THE PROBLEM: All of the material must be duplicated exactly, line by line.
________________________
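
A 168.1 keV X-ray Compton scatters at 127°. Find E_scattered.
110.0896 keV

First convert energy to wavelength:
λ = hc/E, with hc ≈ 1239.842 keV·pm (i.e. 1239.842 eV·nm)

For E = 168.1 keV = 168100 eV:
λ = 1239.842 keV·pm / 168.1 keV
λ = 7.3756 pm

Calculate the Compton shift:
Δλ = λ_C(1 - cos(127°)) = 2.4263 × 1.6018
Δλ = 3.8865 pm

Final wavelength:
λ' = 7.3756 + 3.8865 = 11.2621 pm

Final energy:
E' = hc/λ' = 1239.842 / 11.2621 = 110.0896 keV

(Intermediate values are shown rounded; full precision is carried through to the final answer.)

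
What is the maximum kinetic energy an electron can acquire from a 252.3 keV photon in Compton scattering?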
________________________
SOLUTION:
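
A 168.1 keV X-ray Compton scatters at 127°. Find E_scattered.
110.0896 keV

First convert energy to wavelength:
λ = hc/E, with hc ≈ 1239.842 keV·pm (i.e. 1239.842 eV·nm)

For E = 168.1 keV = 168100 eV:
λ = 1239.842 keV·pm / 168.1 keV
λ = 7.3756 pm

Calculate the Compton shift:
Δλ = λ_C(1 - cos(127°)) = 2.4263 × 1.6018
Δλ = 3.8865 pm

Final wavelength:
λ' = 7.3756 + 3.8865 = 11.2621 pm

Final energy:
E' = hc/λ' = 1239.842 / 11.2621 = 110.0896 keV

(Intermediate values are shown rounded; full precision is carried through to the final answer.)

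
What is the maximum kinetic energy an electron can acquire from a 252.3 keV photon in Compton scattering?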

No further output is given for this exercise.